SOURCE MATERIAL:
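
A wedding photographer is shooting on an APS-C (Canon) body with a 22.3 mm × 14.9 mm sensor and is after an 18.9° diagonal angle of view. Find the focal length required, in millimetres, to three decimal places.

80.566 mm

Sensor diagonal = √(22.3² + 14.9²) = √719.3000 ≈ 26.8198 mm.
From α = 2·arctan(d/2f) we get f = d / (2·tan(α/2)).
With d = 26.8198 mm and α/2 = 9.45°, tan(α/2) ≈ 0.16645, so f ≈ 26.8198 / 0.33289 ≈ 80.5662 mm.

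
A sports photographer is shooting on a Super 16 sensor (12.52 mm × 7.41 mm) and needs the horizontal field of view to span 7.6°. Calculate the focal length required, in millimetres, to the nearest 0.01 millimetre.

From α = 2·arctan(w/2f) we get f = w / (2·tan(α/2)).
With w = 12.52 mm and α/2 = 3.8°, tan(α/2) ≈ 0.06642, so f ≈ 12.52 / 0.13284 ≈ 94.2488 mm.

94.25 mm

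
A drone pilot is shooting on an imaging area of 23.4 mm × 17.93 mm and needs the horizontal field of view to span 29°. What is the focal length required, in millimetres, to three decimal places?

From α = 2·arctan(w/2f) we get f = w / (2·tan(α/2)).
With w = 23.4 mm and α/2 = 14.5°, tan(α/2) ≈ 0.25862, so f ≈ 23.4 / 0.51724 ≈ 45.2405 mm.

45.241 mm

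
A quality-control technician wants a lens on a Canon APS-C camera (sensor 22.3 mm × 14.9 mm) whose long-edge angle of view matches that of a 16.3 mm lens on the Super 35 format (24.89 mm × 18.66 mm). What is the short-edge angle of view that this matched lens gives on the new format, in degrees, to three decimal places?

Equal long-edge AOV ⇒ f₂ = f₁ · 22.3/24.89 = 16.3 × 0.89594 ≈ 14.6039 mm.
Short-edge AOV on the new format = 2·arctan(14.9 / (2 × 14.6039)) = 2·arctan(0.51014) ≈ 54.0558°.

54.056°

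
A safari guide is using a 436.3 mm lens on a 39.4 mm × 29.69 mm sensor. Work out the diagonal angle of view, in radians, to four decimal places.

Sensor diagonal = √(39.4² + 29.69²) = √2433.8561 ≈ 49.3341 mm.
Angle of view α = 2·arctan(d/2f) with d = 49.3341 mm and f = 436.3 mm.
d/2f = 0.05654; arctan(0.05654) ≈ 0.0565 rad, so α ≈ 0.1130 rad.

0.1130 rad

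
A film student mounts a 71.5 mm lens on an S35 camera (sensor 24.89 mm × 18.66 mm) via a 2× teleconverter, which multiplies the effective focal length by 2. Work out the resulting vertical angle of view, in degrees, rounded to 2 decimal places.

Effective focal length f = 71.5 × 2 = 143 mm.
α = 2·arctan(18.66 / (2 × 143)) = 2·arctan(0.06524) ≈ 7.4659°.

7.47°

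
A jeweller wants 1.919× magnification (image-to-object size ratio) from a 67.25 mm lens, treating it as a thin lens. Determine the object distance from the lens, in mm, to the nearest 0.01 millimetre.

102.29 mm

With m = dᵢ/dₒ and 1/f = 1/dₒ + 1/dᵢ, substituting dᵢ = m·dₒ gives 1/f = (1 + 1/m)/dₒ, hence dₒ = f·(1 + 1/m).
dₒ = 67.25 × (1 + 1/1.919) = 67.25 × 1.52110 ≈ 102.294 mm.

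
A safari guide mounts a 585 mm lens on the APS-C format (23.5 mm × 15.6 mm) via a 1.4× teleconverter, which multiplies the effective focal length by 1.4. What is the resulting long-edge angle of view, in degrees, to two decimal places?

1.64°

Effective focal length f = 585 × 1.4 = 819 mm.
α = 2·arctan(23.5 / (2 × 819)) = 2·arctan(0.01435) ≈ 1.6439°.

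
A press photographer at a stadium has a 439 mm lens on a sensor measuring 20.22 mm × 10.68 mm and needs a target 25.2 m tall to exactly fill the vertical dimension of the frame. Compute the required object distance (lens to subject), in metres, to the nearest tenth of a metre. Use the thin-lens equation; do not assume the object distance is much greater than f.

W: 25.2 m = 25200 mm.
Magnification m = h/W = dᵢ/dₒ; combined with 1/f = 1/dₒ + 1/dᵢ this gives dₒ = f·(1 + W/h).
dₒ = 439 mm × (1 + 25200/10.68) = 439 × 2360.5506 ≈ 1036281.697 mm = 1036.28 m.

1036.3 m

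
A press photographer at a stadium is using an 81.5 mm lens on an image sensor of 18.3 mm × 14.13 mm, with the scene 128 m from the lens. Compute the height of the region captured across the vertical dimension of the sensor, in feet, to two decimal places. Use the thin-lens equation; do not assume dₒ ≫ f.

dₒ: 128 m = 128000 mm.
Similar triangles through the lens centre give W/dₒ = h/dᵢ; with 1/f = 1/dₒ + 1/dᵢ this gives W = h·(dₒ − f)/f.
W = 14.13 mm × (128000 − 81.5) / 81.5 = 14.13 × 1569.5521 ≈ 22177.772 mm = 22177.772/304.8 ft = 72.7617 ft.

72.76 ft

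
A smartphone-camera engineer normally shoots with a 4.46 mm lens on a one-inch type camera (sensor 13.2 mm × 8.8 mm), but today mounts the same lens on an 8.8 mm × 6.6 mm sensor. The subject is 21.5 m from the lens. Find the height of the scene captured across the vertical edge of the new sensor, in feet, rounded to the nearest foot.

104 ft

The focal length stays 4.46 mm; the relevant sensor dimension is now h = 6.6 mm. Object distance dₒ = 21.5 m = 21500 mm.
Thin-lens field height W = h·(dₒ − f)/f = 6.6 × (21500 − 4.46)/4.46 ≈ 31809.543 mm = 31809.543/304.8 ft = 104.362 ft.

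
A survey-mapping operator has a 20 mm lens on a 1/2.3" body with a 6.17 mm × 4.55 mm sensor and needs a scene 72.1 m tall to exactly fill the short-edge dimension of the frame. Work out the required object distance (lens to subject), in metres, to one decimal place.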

WHAT THE TASK REQUIRES: Would you reproduce the whole listing above, word for word?

OUTPUT OF THE EXERCISE:
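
A wedding photographer is shooting on an APS-C (Canon) body with a 22.3 mm × 14.9 mm sensor and is after an 18.9° diagonal angle of view. Find the focal length required, in millimetres, to three decimal places.

80.566 mm

Sensor diagonal = √(22.3² + 14.9²) = √719.3000 ≈ 26.8198 mm.
From α = 2·arctan(d/2f) we get f = d / (2·tan(α/2)).
With d = 26.8198 mm and α/2 = 9.45°, tan(α/2) ≈ 0.16645, so f ≈ 26.8198 / 0.33289 ≈ 80.5662 mm.

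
A sports photographer is shooting on a Super 16 sensor (12.52 mm × 7.41 mm) and needs the horizontal field of view to span 7.6°. Calculate the focal length required, in millimetres, to the nearest 0.01 millimetre.

From α = 2·arctan(w/2f) we get f = w / (2·tan(α/2)).
With w = 12.52 mm and α/2 = 3.8°, tan(α/2) ≈ 0.06642, so f ≈ 12.52 / 0.13284 ≈ 94.2488 mm.

94.25 mm

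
A drone pilot is shooting on an imaging area of 23.4 mm × 17.93 mm and needs the horizontal field of view to span 29°. What is the focal length required, in millimetres, to three decimal places?

From α = 2·arctan(w/2f) we get f = w / (2·tan(α/2)).
With w = 23.4 mm and α/2 = 14.5°, tan(α/2) ≈ 0.25862, so f ≈ 23.4 / 0.51724 ≈ 45.2405 mm.

45.241 mm

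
A quality-control technician wants a lens on a Canon APS-C camera (sensor 22.3 mm × 14.9 mm) whose long-edge angle of view matches that of a 16.3 mm lens on the Super 35 format (24.89 mm × 18.66 mm). What is the short-edge angle of view that this matched lens gives on the new format, in degrees, to three decimal places?

Equal long-edge AOV ⇒ f₂ = f₁ · 22.3/24.89 = 16.3 × 0.89594 ≈ 14.6039 mm.
Short-edge AOV on the new format = 2·arctan(14.9 / (2 × 14.6039)) = 2·arctan(0.51014) ≈ 54.0558°.

54.056°

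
A safari guide is using a 436.3 mm lens on a 39.4 mm × 29.69 mm sensor. Work out the diagonal angle of view, in radians, to four decimal places.

Sensor diagonal = √(39.4² + 29.69²) = √2433.8561 ≈ 49.3341 mm.
Angle of view α = 2·arctan(d/2f) with d = 49.3341 mm and f = 436.3 mm.
d/2f = 0.05654; arctan(0.05654) ≈ 0.0565 rad, so α ≈ 0.1130 rad.

0.1130 rad

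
A film student mounts a 71.5 mm lens on an S35 camera (sensor 24.89 mm × 18.66 mm) via a 2× teleconverter, which multiplies the effective focal length by 2. Work out the resulting vertical angle of view, in degrees, rounded to 2 decimal places.

Effective focal length f = 71.5 × 2 = 143 mm.
α = 2·arctan(18.66 / (2 × 143)) = 2·arctan(0.06524) ≈ 7.4659°.

7.47°

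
A jeweller wants 1.919× magnification (image-to-object size ratio) from a 67.25 mm lens, treating it as a thin lens. Determine the object distance from the lens, in mm, to the nearest 0.01 millimetre.

102.29 mm

With m = dᵢ/dₒ and 1/f = 1/dₒ + 1/dᵢ, substituting dᵢ = m·dₒ gives 1/f = (1 + 1/m)/dₒ, hence dₒ = f·(1 + 1/m).
dₒ = 67.25 × (1 + 1/1.919) = 67.25 × 1.52110 ≈ 102.294 mm.

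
A safari guide mounts a 585 mm lens on the APS-C format (23.5 mm × 15.6 mm) via a 1.4× teleconverter, which multiplies the effective focal length by 1.4. What is the resulting long-edge angle of view, in degrees, to two decimal places?

1.64°

Effective focal length f = 585 × 1.4 = 819 mm.
α = 2·arctan(23.5 / (2 × 819)) = 2·arctan(0.01435) ≈ 1.6439°.

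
A press photographer at a stadium has a 439 mm lens on a sensor measuring 20.22 mm × 10.68 mm and needs a target 25.2 m tall to exactly fill the vertical dimension of the frame. Compute the required object distance (lens to subject), in metres, to the nearest tenth of a metre. Use the thin-lens equation; do not assume the object distance is much greater than f.

W: 25.2 m = 25200 mm.
Magnification m = h/W = dᵢ/dₒ; combined with 1/f = 1/dₒ + 1/dᵢ this gives dₒ = f·(1 + W/h).
dₒ = 439 mm × (1 + 25200/10.68) = 439 × 2360.5506 ≈ 1036281.697 mm = 1036.28 m.

1036.3 m

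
A press photographer at a stadium is using an 81.5 mm lens on an image sensor of 18.3 mm × 14.13 mm, with the scene 128 m from the lens. Compute the height of the region captured across the vertical dimension of the sensor, in feet, to two decimal places. Use the thin-lens equation; do not assume dₒ ≫ f.

dₒ: 128 m = 128000 mm.
Similar triangles through the lens centre give W/dₒ = h/dᵢ; with 1/f = 1/dₒ + 1/dᵢ this gives W = h·(dₒ − f)/f.
W = 14.13 mm × (128000 − 81.5) / 81.5 = 14.13 × 1569.5521 ≈ 22177.772 mm = 22177.772/304.8 ft = 72.7617 ft.

72.76 ft

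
A smartphone-camera engineer normally shoots with a 4.46 mm lens on a one-inch type camera (sensor 13.2 mm × 8.8 mm), but today mounts the same lens on an 8.8 mm × 6.6 mm sensor. The subject is 21.5 m from the lens. Find the height of the scene captured across the vertical edge of the new sensor, in feet, rounded to the nearest foot.

104 ft

The focal length stays 4.46 mm; the relevant sensor dimension is now h = 6.6 mm. Object distance dₒ = 21.5 m = 21500 mm.
Thin-lens field height W = h·(dₒ − f)/f = 6.6 × (21500 − 4.46)/4.46 ≈ 31809.543 mm = 31809.543/304.8 ft = 104.362 ft.

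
A survey-mapping operator has a 20 mm lens on a 1/2.3" body with a 6.17 mm × 4.55 mm sensor and needs a scene 72.1 m tall to exactly fill the short-edge dimension of the frame. Work out the required object distance (lens to subject), in metres, to one decimal place.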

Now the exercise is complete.